__TASK TO CARRY OUT__
Only the lines that include "fades" should be copied from the data below.

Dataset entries
┄┄┄┄┄┄┄┄┄┄

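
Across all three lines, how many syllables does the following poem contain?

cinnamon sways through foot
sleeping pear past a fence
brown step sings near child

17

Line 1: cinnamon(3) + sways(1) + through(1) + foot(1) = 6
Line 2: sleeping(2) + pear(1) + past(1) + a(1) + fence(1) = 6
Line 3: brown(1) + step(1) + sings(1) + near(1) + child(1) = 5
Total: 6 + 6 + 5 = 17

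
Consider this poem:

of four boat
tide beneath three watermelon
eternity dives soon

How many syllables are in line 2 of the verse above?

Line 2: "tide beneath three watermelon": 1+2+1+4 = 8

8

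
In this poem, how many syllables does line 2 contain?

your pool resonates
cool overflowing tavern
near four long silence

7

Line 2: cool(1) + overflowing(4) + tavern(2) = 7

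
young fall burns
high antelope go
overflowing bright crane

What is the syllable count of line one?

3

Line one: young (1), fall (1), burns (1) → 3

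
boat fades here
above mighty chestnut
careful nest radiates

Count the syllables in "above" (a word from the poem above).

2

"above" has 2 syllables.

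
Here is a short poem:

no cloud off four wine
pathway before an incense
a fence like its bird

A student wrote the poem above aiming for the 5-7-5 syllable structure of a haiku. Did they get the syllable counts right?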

┄┄┄┄┄┄┄┄┄┄

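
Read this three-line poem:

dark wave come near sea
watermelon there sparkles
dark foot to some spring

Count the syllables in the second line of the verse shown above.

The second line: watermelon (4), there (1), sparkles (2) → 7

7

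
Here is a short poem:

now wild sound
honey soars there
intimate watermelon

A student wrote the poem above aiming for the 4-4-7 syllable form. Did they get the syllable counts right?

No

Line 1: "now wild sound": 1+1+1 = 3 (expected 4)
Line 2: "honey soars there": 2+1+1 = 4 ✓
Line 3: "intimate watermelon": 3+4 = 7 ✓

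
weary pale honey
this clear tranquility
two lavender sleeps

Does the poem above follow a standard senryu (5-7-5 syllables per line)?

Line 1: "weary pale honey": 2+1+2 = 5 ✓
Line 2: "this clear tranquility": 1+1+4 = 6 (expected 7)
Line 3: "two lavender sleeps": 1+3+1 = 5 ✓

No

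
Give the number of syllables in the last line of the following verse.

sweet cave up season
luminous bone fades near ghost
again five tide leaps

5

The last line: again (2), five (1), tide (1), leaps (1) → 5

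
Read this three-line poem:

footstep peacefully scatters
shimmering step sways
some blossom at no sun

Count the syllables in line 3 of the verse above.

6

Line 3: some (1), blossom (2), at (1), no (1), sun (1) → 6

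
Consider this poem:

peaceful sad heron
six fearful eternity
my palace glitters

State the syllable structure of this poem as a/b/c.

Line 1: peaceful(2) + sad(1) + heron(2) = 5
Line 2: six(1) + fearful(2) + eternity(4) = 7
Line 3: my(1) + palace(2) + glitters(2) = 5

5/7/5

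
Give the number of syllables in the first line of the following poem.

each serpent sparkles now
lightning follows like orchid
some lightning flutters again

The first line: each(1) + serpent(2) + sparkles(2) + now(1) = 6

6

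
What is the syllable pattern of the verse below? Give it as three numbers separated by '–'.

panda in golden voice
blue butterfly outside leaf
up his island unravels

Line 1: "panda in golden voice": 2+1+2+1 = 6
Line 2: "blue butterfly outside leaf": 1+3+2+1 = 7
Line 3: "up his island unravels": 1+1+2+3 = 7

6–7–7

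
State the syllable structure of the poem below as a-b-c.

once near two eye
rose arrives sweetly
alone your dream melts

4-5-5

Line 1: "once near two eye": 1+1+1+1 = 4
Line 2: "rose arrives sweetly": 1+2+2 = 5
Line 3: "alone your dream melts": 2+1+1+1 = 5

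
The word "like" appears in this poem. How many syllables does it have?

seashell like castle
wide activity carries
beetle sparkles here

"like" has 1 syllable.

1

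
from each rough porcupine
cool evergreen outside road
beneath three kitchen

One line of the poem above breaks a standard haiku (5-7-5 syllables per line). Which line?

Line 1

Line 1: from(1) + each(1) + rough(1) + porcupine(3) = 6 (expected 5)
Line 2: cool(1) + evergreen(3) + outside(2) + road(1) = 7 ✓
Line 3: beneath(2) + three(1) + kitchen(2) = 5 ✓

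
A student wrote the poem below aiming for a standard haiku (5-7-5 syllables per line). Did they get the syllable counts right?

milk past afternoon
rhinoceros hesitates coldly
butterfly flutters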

┄┄┄┄┄┄┄┄┄┄

__PROBLEM SOLUTION__
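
boat fades here
luminous bone fades near ghost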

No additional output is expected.